= Beginning of Section =
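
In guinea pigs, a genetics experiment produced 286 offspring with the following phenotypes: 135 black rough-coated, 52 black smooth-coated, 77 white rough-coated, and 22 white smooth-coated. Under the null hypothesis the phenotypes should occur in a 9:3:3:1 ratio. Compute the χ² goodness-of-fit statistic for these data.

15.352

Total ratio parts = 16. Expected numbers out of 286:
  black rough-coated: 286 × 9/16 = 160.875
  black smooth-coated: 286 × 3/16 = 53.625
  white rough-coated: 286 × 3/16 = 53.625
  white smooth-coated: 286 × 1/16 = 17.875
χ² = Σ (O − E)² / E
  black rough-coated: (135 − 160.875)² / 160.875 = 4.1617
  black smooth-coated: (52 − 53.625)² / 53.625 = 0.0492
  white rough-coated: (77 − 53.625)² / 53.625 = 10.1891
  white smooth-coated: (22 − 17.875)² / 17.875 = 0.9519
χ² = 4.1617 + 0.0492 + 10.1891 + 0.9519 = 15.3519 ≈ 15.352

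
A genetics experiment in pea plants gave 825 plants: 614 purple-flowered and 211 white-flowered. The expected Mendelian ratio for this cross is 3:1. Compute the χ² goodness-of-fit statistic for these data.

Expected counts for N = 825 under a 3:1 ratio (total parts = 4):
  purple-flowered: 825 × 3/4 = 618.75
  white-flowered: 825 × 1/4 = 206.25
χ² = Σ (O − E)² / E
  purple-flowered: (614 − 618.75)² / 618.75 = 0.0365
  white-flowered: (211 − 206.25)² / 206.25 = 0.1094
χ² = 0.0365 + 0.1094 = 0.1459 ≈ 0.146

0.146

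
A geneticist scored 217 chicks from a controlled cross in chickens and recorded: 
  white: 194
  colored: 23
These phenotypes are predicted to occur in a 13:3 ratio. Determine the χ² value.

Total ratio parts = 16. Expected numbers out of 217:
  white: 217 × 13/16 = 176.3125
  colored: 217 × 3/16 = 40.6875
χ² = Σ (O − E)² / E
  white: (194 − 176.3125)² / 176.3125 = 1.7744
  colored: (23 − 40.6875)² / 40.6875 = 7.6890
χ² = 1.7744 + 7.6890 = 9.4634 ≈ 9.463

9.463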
= End of Section =
_Prompt_.
Only the lines from the one holding "These phenotypes are" through the end of the listing should appear in the response, each restated exactly.

_Answer space_.
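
These phenotypes are predicted to occur in a 13:3 ratio. Determine the χ² value.

Total ratio parts = 16. Expected numbers out of 217:
  white: 217 × 13/16 = 176.3125
  colored: 217 × 3/16 = 40.6875
χ² = Σ (O − E)² / E
  white: (194 − 176.3125)² / 176.3125 = 1.7744
  colored: (23 − 40.6875)² / 40.6875 = 7.6890
χ² = 1.7744 + 7.6890 = 9.4634 ≈ 9.463

9.463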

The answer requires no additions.